Task requirements:
For the material below, return exactly the lines starting at the one holding "At a factory" and ending at the one holding "Open Jackson network", counting both as part of the range.

====

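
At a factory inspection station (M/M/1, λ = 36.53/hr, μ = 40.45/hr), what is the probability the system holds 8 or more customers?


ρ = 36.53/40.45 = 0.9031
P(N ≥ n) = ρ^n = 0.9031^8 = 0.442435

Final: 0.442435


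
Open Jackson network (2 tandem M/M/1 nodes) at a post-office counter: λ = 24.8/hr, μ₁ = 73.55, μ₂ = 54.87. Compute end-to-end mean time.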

====

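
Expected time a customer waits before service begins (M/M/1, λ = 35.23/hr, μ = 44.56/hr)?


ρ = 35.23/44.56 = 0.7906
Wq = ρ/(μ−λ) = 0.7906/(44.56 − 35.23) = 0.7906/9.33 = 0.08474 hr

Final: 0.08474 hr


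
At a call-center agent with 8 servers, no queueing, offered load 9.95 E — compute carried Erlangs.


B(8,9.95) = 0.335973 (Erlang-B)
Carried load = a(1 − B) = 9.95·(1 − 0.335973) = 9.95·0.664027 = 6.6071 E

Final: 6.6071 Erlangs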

====

Output for this exercise:
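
At a factory inspection station (M/M/1, λ = 36.53/hr, μ = 40.45/hr), what is the probability the system holds 8 or more customers?


ρ = 36.53/40.45 = 0.9031
P(N ≥ n) = ρ^n = 0.9031^8 = 0.442435

Final: 0.442435


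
Open Jackson network (2 tandem M/M/1 nodes) at a post-office counter: λ = 24.8/hr, μ₁ = 73.55, μ₂ = 54.87. Compute end-to-end mean time.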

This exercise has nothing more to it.